SOURCE DATA =
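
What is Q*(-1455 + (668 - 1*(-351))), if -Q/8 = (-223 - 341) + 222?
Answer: -1192896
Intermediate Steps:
Q = 2736 (Q = -8*((-223 - 341) + 222) = -8*(-564 + 222) = -8*(-342) = 2736)
Q*(-1455 + (668 - 1*(-351))) = 2736*(-1455 + (668 - 1*(-351))) = 2736*(-1455 + (668 + 351)) = 2736*(-1455 + 1019) = 2736*(-436) = -1192896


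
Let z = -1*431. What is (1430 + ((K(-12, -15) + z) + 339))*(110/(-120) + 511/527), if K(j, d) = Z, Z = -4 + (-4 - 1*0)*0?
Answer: 223445/3162 ≈ 70.666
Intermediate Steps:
z = -431
Z = -4 (Z = -4 + (-4 + 0)*0 = -4 - 4*0 = -4 + 0 = -4)
K(j, d) = -4
(1430 + ((K(-12, -15) + z) + 339))*(110/(-120) + 511/527) = (1430 + ((-4 - 431) + 339))*(110/(-120) + 511/527) = (1430 + (-435 + 339))*(110*(-1/120) + 511*(1/527)) = (1430 - 96)*(-11/12 + 511/527) = 1334*(335/6324) = 223445/3162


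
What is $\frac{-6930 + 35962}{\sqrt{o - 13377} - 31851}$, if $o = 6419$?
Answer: $- \frac{924698232}{1014493159} - \frac{203224 i \sqrt{142}}{1014493159} \approx -0.91149 - 0.0023871 i$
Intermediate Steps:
$\frac{-6930 + 35962}{\sqrt{o - 13377} - 31851} = \frac{-6930 + 35962}{\sqrt{6419 - 13377} - 31851} = \frac{29032}{\sqrt{-6958} - 31851} = \frac{29032}{7 i \sqrt{142} - 31851} = \frac{29032}{-31851 + 7 i \sqrt{142}}$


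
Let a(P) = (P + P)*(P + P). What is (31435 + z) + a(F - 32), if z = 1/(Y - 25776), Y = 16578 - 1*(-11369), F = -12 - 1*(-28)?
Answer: 70468490/2171 ≈ 32459.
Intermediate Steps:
F = 16 (F = -12 + 28 = 16)
Y = 27947 (Y = 16578 + 11369 = 27947)
a(P) = 4*P² (a(P) = (2*P)*(2*P) = 4*P²)
z = 1/2171 (z = 1/(27947 - 25776) = 1/2171 ≈ 0.00046062)
(31435 + z) + a(F - 32) = (31435 + 1/2171) + 4*(16 - 32)² = 68245386/2171 + 4*(-16)² = 68245386/2171 + 4*256 = 68245386/2171 + 1024 = 70468490/2171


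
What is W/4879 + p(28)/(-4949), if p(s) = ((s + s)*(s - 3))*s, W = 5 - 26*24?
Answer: -3965719/492779 ≈ -8.0477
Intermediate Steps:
W = -619 (W = 5 - 624 = -619)
p(s) = 2*s**2*(-3 + s) (p(s) = ((2*s)*(-3 + s))*s = (2*s*(-3 + s))*s = 2*s**2*(-3 + s))
W/4879 + p(28)/(-4949) = -619/4879 + (2*28**2*(-3 + 28))/(-4949) = -619*1/4879 + (2*784*25)*(-1/4949) = -619/4879 + 39200*(-1/4949) = -619/4879 - 800/101 = -3965719/492779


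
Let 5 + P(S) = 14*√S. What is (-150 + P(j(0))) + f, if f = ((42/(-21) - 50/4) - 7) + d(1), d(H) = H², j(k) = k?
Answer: -351/2 ≈ -175.50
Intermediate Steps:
P(S) = -5 + 14*√S
f = -41/2 (f = ((42/(-21) - 50/4) - 7) + 1² = ((42*(-1/21) - 50*¼) - 7) + 1 = ((-2 - 25/2) - 7) + 1 = (-29/2 - 7) + 1 = -43/2 + 1 = -41/2 ≈ -20.500)
(-150 + P(j(0))) + f = (-150 + (-5 + 14*√0)) - 41/2 = (-150 + (-5 + 14*0)) - 41/2 = (-150 + (-5 + 0)) - 41/2 = (-150 - 5) - 41/2 = -155 - 41/2 = -351/2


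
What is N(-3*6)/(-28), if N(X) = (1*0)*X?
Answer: 0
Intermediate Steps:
N(X) = 0 (N(X) = 0*X = 0)
N(-3*6)/(-28) = 0/(-28) = -1/28*0 = 0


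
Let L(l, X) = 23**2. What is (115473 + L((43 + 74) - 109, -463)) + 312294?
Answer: 428296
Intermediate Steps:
L(l, X) = 529
(115473 + L((43 + 74) - 109, -463)) + 312294 = (115473 + 529) + 312294 = 116002 + 312294 = 428296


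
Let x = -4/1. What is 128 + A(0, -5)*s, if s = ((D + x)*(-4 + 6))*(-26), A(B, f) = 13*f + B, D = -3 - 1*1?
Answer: -26912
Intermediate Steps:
D = -4 (D = -3 - 1 = -4)
x = -4 (x = -4*1 = -4)
A(B, f) = B + 13*f
s = 416 (s = ((-4 - 4)*(-4 + 6))*(-26) = -8*2*(-26) = -16*(-26) = 416)
128 + A(0, -5)*s = 128 + (0 + 13*(-5))*416 = 128 + (0 - 65)*416 = 128 - 65*416 = 128 - 27040 = -26912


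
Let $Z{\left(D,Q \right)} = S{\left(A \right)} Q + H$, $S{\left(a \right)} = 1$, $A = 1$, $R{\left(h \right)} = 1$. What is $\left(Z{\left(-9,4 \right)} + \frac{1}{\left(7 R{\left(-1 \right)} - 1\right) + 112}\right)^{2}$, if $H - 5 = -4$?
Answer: $\frac{349281}{13924} \approx 25.085$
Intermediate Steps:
$H = 1$ ($H = 5 - 4 = 1$)
$Z{\left(D,Q \right)} = 1 + Q$ ($Z{\left(D,Q \right)} = 1 Q + 1 = Q + 1 = 1 + Q$)
$\left(Z{\left(-9,4 \right)} + \frac{1}{\left(7 R{\left(-1 \right)} - 1\right) + 112}\right)^{2} = \left(\left(1 + 4\right) + \frac{1}{\left(7 \cdot 1 - 1\right) + 112}\right)^{2} = \left(5 + \frac{1}{\left(7 - 1\right) + 112}\right)^{2} = \left(5 + \frac{1}{6 + 112}\right)^{2} = \left(5 + \frac{1}{118}\right)^{2} = \left(\frac{591}{118}\right)^{2} = \frac{349281}{13924}$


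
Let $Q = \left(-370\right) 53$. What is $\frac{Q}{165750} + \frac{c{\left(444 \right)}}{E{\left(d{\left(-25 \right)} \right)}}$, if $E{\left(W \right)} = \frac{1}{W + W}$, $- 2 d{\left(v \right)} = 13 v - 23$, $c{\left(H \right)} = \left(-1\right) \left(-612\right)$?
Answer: $\frac{3530075239}{16575} \approx 2.1298 \cdot 10^{5}$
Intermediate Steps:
$c{\left(H \right)} = 612$
$d{\left(v \right)} = \frac{23}{2} - \frac{13 v}{2}$ ($d{\left(v \right)} = - \frac{13 v - 23}{2} = - \frac{-23 + 13 v}{2} = \frac{23}{2} - \frac{13 v}{2}$)
$Q = -19610$
$E{\left(W \right)} = \frac{1}{2 W}$
$\frac{Q}{165750} + \frac{c{\left(444 \right)}}{E{\left(d{\left(-25 \right)} \right)}} = - \frac{19610}{165750} + \frac{612}{\frac{1}{2} \frac{1}{\frac{23}{2} - - \frac{325}{2}}} = \left(-19610\right) \frac{1}{165750} + \frac{612}{\frac{1}{2} \frac{1}{\frac{23}{2} + \frac{325}{2}}} = - \frac{1961}{16575} + \frac{612}{\frac{1}{2} \cdot \frac{1}{174}} = - \frac{1961}{16575} + 612 \frac{1}{\frac{1}{348}} = - \frac{1961}{16575} + 612 \cdot 348 = - \frac{1961}{16575} + 212976 = \frac{3530075239}{16575}$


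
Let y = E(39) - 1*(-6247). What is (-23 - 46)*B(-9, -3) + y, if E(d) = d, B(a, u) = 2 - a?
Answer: 5527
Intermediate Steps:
y = 6286 (y = 39 - 1*(-6247) = 39 + 6247 = 6286)
(-23 - 46)*B(-9, -3) + y = (-23 - 46)*(2 - 1*(-9)) + 6286 = -69*(2 + 9) + 6286 = -69*11 + 6286 = -759 + 6286 = 5527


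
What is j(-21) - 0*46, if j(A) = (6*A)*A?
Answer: 2646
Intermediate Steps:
j(A) = 6*A**2
j(-21) - 0*46 = 6*(-21)**2 - 0*46 = 6*441 - 342*0 = 2646 + 0 = 2646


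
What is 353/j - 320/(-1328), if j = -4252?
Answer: 55741/352916 ≈ 0.15794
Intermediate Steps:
353/j - 320/(-1328) = 353/(-4252) - 320/(-1328) = 353*(-1/4252) - 320*(-1/1328) = -353/4252 + 20/83 = 55741/352916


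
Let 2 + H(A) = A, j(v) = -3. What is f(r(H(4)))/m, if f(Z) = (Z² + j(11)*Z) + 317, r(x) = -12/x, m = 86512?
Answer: 371/86512 ≈ 0.0042884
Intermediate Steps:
H(A) = -2 + A
f(Z) = 317 + Z² - 3*Z (f(Z) = (Z² - 3*Z) + 317 = 317 + Z² - 3*Z)
f(r(H(4)))/m = (317 + (-12/(-2 + 4))² - (-36)/(-2 + 4))/86512 = (317 + (-12/2)² - (-36)/2)*(1/86512) = (317 + (-12*½)² - (-36)/2)*(1/86512) = (317 + (-6)² - 3*(-6))*(1/86512) = (317 + 36 + 18)*(1/86512) = 371*(1/86512) = 371/86512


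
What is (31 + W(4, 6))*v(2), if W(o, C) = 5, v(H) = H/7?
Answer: 72/7 ≈ 10.286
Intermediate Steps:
v(H) = H/7 (v(H) = H*(1/7) = H/7)
(31 + W(4, 6))*v(2) = (31 + 5)*((1/7)*2) = 36*(2/7) = 72/7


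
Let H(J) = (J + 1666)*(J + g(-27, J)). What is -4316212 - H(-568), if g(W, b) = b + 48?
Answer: -3121588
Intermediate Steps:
g(W, b) = 48 + b
H(J) = (48 + 2*J)*(1666 + J) (H(J) = (J + 1666)*(J + (48 + J)) = (1666 + J)*(48 + 2*J) = (48 + 2*J)*(1666 + J))
-4316212 - H(-568) = -4316212 - (79968 + 2*(-568)**2 + 3380*(-568)) = -4316212 - (79968 + 2*322624 - 1919840) = -4316212 - (79968 + 645248 - 1919840) = -4316212 - 1*(-1194624) = -4316212 + 1194624 = -3121588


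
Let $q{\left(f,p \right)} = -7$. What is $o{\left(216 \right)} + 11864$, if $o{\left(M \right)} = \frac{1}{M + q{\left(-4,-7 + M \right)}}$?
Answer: $\frac{2479577}{209} \approx 11864.0$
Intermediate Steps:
$o{\left(M \right)} = \frac{1}{-7 + M}$ ($o{\left(M \right)} = \frac{1}{M - 7} = \frac{1}{-7 + M}$)
$o{\left(216 \right)} + 11864 = \frac{1}{-7 + 216} + 11864 = \frac{1}{209} + 11864 = \frac{2479577}{209}$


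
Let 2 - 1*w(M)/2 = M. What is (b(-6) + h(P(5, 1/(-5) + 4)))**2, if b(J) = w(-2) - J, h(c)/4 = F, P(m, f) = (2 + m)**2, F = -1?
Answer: 100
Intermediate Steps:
w(M) = 4 - 2*M
h(c) = -4 (h(c) = 4*(-1) = -4)
b(J) = 8 - J (b(J) = (4 - 2*(-2)) - J = (4 + 4) - J = 8 - J)
(b(-6) + h(P(5, 1/(-5) + 4)))**2 = ((8 - 1*(-6)) - 4)**2 = ((8 + 6) - 4)**2 = (14 - 4)**2 = 10**2 = 100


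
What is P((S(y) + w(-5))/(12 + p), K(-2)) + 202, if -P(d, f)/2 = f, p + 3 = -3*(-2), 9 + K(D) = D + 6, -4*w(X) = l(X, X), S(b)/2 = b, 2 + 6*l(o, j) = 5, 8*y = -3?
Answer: 212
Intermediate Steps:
y = -3/8 (y = (⅛)*(-3) = -3/8 ≈ -0.37500)
l(o, j) = ½ (l(o, j) = -⅓ + (⅙)*5 = -⅓ + ⅚ = ½)
S(b) = 2*b
w(X) = -⅛ (w(X) = -¼*½ = -⅛)
K(D) = -3 + D (K(D) = -9 + (D + 6) = -9 + (6 + D) = -3 + D)
p = 3 (p = -3 - 3*(-2) = -3 + 6 = 3)
P(d, f) = -2*f
P((S(y) + w(-5))/(12 + p), K(-2)) + 202 = -2*(-3 - 2) + 202 = -2*(-5) + 202 = 10 + 202 = 212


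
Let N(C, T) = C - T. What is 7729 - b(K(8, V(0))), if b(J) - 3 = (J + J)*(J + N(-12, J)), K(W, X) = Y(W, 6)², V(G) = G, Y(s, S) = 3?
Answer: 7942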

WHAT YOU NEED TO DO = Return each line exactly, beginning at the start of the material above and ending at the line that includes "Answer: 223445/3162 ≈ 70.666", with both of those kept.

TASK SOLUTION =
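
What is Q*(-1455 + (668 - 1*(-351))), if -Q/8 = (-223 - 341) + 222?
Answer: -1192896
Intermediate Steps:
Q = 2736 (Q = -8*((-223 - 341) + 222) = -8*(-564 + 222) = -8*(-342) = 2736)
Q*(-1455 + (668 - 1*(-351))) = 2736*(-1455 + (668 - 1*(-351))) = 2736*(-1455 + (668 + 351)) = 2736*(-1455 + 1019) = 2736*(-436) = -1192896


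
Let z = -1*431. What is (1430 + ((K(-12, -15) + z) + 339))*(110/(-120) + 511/527), if K(j, d) = Z, Z = -4 + (-4 - 1*0)*0?
Answer: 223445/3162 ≈ 70.666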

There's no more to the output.